■ TASK TO COMPLETE
Look below for the line holding "switch f [0:B3 1:B5 2:B7]" and the line holding "f's def blocks.)". Transcribe exactly those lines and all lines between them, nothing more.

■ DATA SUPPLIED
========

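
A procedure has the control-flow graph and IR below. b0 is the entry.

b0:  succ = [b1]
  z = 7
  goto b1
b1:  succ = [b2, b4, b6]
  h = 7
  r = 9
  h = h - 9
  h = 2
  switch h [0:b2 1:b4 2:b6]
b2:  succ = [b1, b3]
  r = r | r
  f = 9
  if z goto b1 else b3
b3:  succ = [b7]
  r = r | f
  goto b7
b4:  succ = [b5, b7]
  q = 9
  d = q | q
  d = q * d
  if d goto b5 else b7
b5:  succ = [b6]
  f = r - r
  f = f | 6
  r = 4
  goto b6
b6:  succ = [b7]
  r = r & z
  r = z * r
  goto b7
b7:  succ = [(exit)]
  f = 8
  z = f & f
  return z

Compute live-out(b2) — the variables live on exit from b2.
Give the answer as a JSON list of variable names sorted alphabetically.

Answer: ["f", "r", "z"]

Analysis:
Block summaries:
  b0: def={z} ue=∅
  b1: def={h,r} ue=∅
  b2: def={f,r} ue={r,z}
  b3: def={r} ue={f,r}
  b4: def={d,q} ue=∅
  b5: def={f,r} ue={r}
  b6: def={r} ue={r,z}
  b7: def={f,z} ue=∅

Live sets:
  b0 li=∅ lo={z}
  b1 li={z} lo={r,z}
  b2 li={r,z} lo={f,r,z}
  b3 li={f,r} lo=∅
  b4 li={r,z} lo={r,z}
  b5 li={r,z} lo={r,z}
  b6 li={r,z} lo=∅
  b7 li=∅ lo=∅

live-out(b2) = ["f", "r", "z"]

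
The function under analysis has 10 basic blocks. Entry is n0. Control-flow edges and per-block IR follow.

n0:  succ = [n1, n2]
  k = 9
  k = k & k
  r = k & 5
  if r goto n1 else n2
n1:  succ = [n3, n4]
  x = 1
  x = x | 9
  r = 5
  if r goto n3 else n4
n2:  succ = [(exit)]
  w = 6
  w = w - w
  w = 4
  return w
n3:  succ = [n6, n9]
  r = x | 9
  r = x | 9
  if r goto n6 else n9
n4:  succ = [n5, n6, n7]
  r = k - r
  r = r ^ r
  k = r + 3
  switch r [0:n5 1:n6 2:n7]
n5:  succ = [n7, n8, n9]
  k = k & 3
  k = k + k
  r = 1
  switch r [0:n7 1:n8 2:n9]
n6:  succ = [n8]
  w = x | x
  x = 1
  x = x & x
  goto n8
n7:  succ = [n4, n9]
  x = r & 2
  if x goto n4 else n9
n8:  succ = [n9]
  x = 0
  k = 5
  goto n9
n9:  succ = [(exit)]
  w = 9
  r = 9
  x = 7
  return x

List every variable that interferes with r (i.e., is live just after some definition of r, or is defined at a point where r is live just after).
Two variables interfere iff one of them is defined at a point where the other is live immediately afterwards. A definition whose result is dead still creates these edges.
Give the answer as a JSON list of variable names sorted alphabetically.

Per-block:
  n0: def={k,r} ue=∅
  n1: def={r,x} ue=∅
  n2: def={w} ue=∅
  n3: def={r} ue={x}
  n4: def={k,r} ue={k,r}
  n5: def={k,r} ue={k}
  n6: def={w,x} ue={x}
  n7: def={x} ue={r}
  n8: def={k,x} ue=∅
  n9: def={r,w,x} ue=∅

Liveness:
  n0 li=∅ lo={k}
  n1 li={k} lo={k,r,x}
  n2 li=∅ lo=∅
  n3 li={x} lo={x}
  n4 li={k,r,x} lo={k,r,x}
  n5 li={k} lo={k,r}
  n6 li={x} lo=∅
  n7 li={k,r} lo={k,r,x}
  n8 li=∅ lo=∅
  n9 li=∅ lo=∅

Interference:
  k: {r,x}
  r: {k,x}
  w: ∅
  x: {k,r}

N(r) = ["k", "x"]

Answer: ["k", "x"]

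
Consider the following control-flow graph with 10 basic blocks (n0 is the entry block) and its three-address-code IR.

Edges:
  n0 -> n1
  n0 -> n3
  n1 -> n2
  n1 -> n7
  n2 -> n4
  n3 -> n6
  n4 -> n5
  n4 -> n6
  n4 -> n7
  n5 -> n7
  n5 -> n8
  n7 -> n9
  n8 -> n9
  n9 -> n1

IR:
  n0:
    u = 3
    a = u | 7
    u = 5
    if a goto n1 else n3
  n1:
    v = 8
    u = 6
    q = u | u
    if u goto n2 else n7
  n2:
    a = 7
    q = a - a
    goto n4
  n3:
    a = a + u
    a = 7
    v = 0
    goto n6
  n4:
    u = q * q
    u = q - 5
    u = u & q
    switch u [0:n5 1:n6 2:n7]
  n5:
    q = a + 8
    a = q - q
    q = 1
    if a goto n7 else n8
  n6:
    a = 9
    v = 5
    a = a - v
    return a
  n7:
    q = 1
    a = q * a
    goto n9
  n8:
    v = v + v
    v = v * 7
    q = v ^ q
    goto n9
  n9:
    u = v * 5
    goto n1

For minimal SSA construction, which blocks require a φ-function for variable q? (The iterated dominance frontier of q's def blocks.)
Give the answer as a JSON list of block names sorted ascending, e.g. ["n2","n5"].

idom tree: n1←n0 n2←n1 n3←n0 n4←n2 n5←n4 n6←n0 n7←n1 n8←n5 n9←n1
Dom at joins:
  n1: preds {n0,n9}: {n0} ∩ {n0,n1,n9} = {n0}; idom=n0
  n6: preds {n3,n4}: {n0,n3} ∩ {n0,n1,n2,n4} = {n0}; idom=n0
  n7: preds {n1,n4,n5}: {n0,n1} ∩ {n0,n1,n2,n4} ∩ {n0,n1,n2,n4,n5} = {n0,n1}; idom=n1
  n9: preds {n7,n8}: {n0,n1,n7} ∩ {n0,n1,n2,n4,n5,n8} = {n0,n1}; idom=n1

DF derivation:
  join n1 pred n0: · stop@n0
  join n1 pred n9: n9→n1 stop@n0
  join n6 pred n3: n3 stop@n0
  join n6 pred n4: n4→n2→n1 stop@n0
  join n7 pred n1: · stop@n1
  join n7 pred n4: n4→n2 stop@n1
  join n7 pred n5: n5→n4→n2 stop@n1
  join n9 pred n7: n7 stop@n1
  join n9 pred n8: n8→n5→n4→n2 stop@n1
  DF(n0)=∅
  DF(n1)={n1,n6}
  DF(n2)={n6,n7,n9}
  DF(n3)={n6}
  DF(n4)={n6,n7,n9}
  DF(n5)={n7,n9}
  DF(n6)=∅
  DF(n7)={n9}
  DF(n8)={n9}
  DF(n9)={n1}

φ for q: defs {n1,n2,n5,n7,n8}
  DF⁺ = {n1,n6,n7,n9}

Answer: ["n1", "n6", "n7", "n9"]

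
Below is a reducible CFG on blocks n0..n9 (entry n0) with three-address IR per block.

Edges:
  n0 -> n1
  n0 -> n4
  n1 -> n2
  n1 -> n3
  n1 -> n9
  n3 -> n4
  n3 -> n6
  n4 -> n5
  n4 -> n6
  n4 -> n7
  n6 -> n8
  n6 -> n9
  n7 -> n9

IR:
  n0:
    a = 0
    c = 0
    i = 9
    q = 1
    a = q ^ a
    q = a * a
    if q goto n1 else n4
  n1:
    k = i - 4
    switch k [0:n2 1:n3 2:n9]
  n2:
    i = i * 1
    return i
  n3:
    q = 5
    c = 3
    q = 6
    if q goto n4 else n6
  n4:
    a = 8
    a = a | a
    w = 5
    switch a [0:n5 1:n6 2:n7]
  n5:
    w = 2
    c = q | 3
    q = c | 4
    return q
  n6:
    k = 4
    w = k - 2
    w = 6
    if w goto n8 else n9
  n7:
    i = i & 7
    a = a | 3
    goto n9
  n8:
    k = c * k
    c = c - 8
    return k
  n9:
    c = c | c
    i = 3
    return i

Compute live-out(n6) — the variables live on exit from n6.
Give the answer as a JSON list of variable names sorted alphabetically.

def/use:
  n0: def={a,c,i,q} ue=∅
  n1: def={k} ue={i}
  n2: def={i} ue={i}
  n3: def={c,q} ue=∅
  n4: def={a,w} ue=∅
  n5: def={c,q,w} ue={q}
  n6: def={k,w} ue=∅
  n7: def={a,i} ue={a,i}
  n8: def={c,k} ue={c,k}
  n9: def={c,i} ue={c}

Live sets:
  live n0: ∅→{c,i,q}
  live n1: {c,i}→{c,i}
  live n2: {i}→∅
  live n3: {i}→{c,i,q}
  live n4: {c,i,q}→{a,c,i,q}
  live n5: {q}→∅
  live n6: {c}→{c,k}
  live n7: {a,c,i}→{c}
  live n8: {c,k}→∅
  live n9: {c}→∅

live-out(n6) = ["c", "k"]

Answer: ["c", "k"]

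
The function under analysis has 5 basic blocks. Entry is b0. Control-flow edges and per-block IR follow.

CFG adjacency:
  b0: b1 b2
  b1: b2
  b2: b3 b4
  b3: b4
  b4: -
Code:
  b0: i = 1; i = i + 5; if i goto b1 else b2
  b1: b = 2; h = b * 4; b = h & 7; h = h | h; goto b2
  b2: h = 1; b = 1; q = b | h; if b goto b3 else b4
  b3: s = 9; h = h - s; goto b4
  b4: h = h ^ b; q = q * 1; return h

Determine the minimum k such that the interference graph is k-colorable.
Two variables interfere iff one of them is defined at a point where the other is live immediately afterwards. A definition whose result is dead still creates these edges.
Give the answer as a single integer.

def/use:
  b0: {i} / ∅
  b1: {b,h} / ∅
  b2: {b,h,q} / ∅
  b3: {h,s} / {h}
  b4: {h,q} / {b,h,q}

Liveness:
  b0: in=∅ out=∅
  b1: in=∅ out=∅
  b2: in=∅ out={b,h,q}
  b3: in={b,h,q} out={b,h,q}
  b4: in={b,h,q} out=∅

Interference:
  b↔{h,q,s}
  h↔{b,q,s}
  i↔∅
  q↔{b,h,s}
  s↔{b,h,q}

Colouring:
  {b,h,q,s} pairwise interfere (4-clique) ⇒ χ ≥ 4
  assign b→r0 h→r1 i→r0 q→r2 s→r3 — no edge inside a register ⇒ χ ≤ 4
  χ = 4

Answer: 4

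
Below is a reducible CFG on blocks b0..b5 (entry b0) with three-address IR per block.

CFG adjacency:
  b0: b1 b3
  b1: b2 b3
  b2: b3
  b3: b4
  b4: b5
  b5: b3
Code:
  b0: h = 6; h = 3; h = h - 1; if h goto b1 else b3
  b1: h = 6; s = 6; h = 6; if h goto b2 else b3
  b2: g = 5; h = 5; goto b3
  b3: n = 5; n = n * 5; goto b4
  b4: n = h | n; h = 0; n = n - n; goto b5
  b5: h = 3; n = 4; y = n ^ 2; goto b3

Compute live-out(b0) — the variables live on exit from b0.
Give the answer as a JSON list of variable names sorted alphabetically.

Per-block:
  b0 def {h} use ∅
  b1 def {h,s} use ∅
  b2 def {g,h} use ∅
  b3 def {n} use ∅
  b4 def {h,n} use {h,n}
  b5 def {h,n,y} use ∅

Liveness:
  live b0: ∅→{h}
  live b1: ∅→{h}
  live b2: ∅→{h}
  live b3: {h}→{h,n}
  live b4: {h,n}→∅
  live b5: ∅→{h}

live-out(b0) = ["h"]

Answer: ["h"]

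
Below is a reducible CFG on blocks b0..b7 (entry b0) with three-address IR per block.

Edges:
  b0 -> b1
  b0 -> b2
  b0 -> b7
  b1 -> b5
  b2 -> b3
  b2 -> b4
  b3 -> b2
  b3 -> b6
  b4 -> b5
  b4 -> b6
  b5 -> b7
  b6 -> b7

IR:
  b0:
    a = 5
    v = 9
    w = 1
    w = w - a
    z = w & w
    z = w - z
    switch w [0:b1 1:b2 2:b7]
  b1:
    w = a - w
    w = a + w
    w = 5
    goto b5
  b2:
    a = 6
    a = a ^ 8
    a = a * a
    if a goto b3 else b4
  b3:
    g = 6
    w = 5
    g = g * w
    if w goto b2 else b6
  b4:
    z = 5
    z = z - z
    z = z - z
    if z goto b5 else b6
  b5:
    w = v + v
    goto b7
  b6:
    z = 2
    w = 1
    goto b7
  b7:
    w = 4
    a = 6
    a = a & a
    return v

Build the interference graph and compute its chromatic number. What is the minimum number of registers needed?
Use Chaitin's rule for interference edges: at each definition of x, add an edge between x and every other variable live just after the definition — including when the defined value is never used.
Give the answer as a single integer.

Answer: 4

Derivation:
Per-block:
  b0: def={a,v,w,z} ue=∅
  b1: def={w} ue={a,w}
  b2: def={a} ue=∅
  b3: def={g,w} ue=∅
  b4: def={z} ue=∅
  b5: def={w} ue={v}
  b6: def={w,z} ue=∅
  b7: def={a,w} ue={v}

Liveness:
  b0: in=∅ out={a,v,w}
  b1: in={a,v,w} out={v}
  b2: in={v} out={v}
  b3: in={v} out={v}
  b4: in={v} out={v}
  b5: in={v} out={v}
  b6: in={v} out={v}
  b7: in={v} out=∅

Interfere edges:
  a — {v,w,z}
  g — {v,w}
  v — {a,g,w,z}
  w — {a,g,v,z}
  z — {a,v,w}

Chromatic number:
  clique {a,v,w,z} ⇒ need ≥ 4
  assign a→r2 g→r2 v→r0 w→r1 z→r3 — no edge inside a register ⇒ χ ≤ 4
  χ = 4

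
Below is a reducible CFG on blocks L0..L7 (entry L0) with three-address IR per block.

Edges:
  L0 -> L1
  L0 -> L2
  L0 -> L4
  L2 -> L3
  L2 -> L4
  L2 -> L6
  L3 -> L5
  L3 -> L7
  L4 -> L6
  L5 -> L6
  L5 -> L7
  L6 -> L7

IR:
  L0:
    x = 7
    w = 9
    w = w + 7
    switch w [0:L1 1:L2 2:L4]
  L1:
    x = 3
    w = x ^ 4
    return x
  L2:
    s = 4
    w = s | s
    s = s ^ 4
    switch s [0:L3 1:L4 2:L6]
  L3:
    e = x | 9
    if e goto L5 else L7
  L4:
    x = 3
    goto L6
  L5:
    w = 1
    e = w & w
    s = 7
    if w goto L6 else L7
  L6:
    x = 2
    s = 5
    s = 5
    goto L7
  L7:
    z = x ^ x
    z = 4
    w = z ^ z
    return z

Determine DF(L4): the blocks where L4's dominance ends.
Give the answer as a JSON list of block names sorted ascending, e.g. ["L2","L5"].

idom tree: L1←L0 L2←L0 L3←L2 L4←L0 L5←L3 L6←L0 L7←L0
Dom∩ at merges:
  L4: preds {L0,L2}: {L0} ∩ {L0,L2} = {L0}; idom=L0
  L6: preds {L2,L4,L5}: {L0,L2} ∩ {L0,L4} ∩ {L0,L2,L3,L5} = {L0}; idom=L0
  L7: preds {L3,L5,L6}: {L0,L2,L3} ∩ {L0,L2,L3,L5} ∩ {L0,L6} = {L0}; idom=L0

DF walk-up:
  join L4 pred L0: · stop@L0
  join L4 pred L2: L2 stop@L0
  join L6 pred L2: L2 stop@L0
  join L6 pred L4: L4 stop@L0
  join L6 pred L5: L5→L3→L2 stop@L0
  join L7 pred L3: L3→L2 stop@L0
  join L7 pred L5: L5→L3→L2 stop@L0
  join L7 pred L6: L6 stop@L0
  DF(L0)=∅
  DF(L1)=∅
  DF(L2)={L4,L6,L7}
  DF(L3)={L6,L7}
  DF(L4)={L6}
  DF(L5)={L6,L7}
  DF(L6)={L7}
  DF(L7)=∅

DF(L4) = ["L6"]

Answer: ["L6"]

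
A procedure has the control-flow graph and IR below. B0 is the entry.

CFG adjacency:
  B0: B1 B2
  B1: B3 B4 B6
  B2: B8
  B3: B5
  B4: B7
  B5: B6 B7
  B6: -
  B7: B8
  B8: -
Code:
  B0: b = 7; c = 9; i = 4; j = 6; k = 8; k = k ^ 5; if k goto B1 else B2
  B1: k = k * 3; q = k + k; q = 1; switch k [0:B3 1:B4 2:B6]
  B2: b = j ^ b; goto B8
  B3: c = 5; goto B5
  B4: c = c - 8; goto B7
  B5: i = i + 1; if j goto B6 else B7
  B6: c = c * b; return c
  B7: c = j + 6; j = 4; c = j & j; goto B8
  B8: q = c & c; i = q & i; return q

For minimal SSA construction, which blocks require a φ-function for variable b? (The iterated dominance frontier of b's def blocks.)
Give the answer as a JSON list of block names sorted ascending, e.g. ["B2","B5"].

Answer: ["B8"]

Derivation:
idom tree: B1←B0 B2←B0 B3←B1 B4←B1 B5←B3 B6←B1 B7←B1 B8←B0
Join-block Dom:
  B6: preds {B1,B5}: {B0,B1} ∩ {B0,B1,B3,B5} = {B0,B1}; idom=B1
  B7: preds {B4,B5}: {B0,B1,B4} ∩ {B0,B1,B3,B5} = {B0,B1}; idom=B1
  B8: preds {B2,B7}: {B0,B2} ∩ {B0,B1,B7} = {B0}; idom=B0

Frontier:
  join B6 pred B1: · stop@B1
  join B6 pred B5: B5→B3 stop@B1
  join B7 pred B4: B4 stop@B1
  join B7 pred B5: B5→B3 stop@B1
  join B8 pred B2: B2 stop@B0
  join B8 pred B7: B7→B1 stop@B0
  B0: DF=∅
  B1: DF={B8}
  B2: DF={B8}
  B3: DF={B6,B7}
  B4: DF={B7}
  B5: DF={B6,B7}
  B6: DF=∅
  B7: DF={B8}
  B8: DF=∅

φ for b: defs {B0,B2}
  DF⁺ = {B8}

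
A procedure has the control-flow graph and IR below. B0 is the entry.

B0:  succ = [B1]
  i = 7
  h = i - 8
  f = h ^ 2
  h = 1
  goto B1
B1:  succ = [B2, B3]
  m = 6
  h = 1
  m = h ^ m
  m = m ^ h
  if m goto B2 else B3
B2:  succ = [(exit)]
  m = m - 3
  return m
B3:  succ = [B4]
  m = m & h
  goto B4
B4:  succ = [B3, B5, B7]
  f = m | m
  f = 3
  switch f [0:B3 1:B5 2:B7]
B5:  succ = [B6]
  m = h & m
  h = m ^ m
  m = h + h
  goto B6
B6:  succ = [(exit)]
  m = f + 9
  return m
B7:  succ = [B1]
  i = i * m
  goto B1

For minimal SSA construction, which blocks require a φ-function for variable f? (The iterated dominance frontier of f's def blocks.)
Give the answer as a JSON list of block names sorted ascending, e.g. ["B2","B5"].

Answer: ["B1", "B3"]

Working:
idom tree: B1←B0 B2←B1 B3←B1 B4←B3 B5←B4 B6←B5 B7←B4
Join-block Dom:
  B1: preds {B0,B7}: {B0} ∩ {B0,B1,B3,B4,B7} = {B0}; idom=B0
  B3: preds {B1,B4}: {B0,B1} ∩ {B0,B1,B3,B4} = {B0,B1}; idom=B1

DF walk-up:
  join B1 pred B0: · stop@B0
  join B1 pred B7: B7→B4→B3→B1 stop@B0
  join B3 pred B1: · stop@B1
  join B3 pred B4: B4→B3 stop@B1
  DF(B0)=∅
  DF(B1)={B1}
  DF(B2)=∅
  DF(B3)={B1,B3}
  DF(B4)={B1,B3}
  DF(B5)=∅
  DF(B6)=∅
  DF(B7)={B1}

φ for f: defs {B0,B4}
  DF⁺ = {B1,B3}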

========

■ RESPONSE TO THE EXERCISE
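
  switch f [0:B3 1:B5 2:B7]
B5:  succ = [B6]
  m = h & m
  h = m ^ m
  m = h + h
  goto B6
B6:  succ = [(exit)]
  m = f + 9
  return m
B7:  succ = [B1]
  i = i * m
  goto B1

For minimal SSA construction, which blocks require a φ-function for variable f? (The iterated dominance frontier of f's def blocks.)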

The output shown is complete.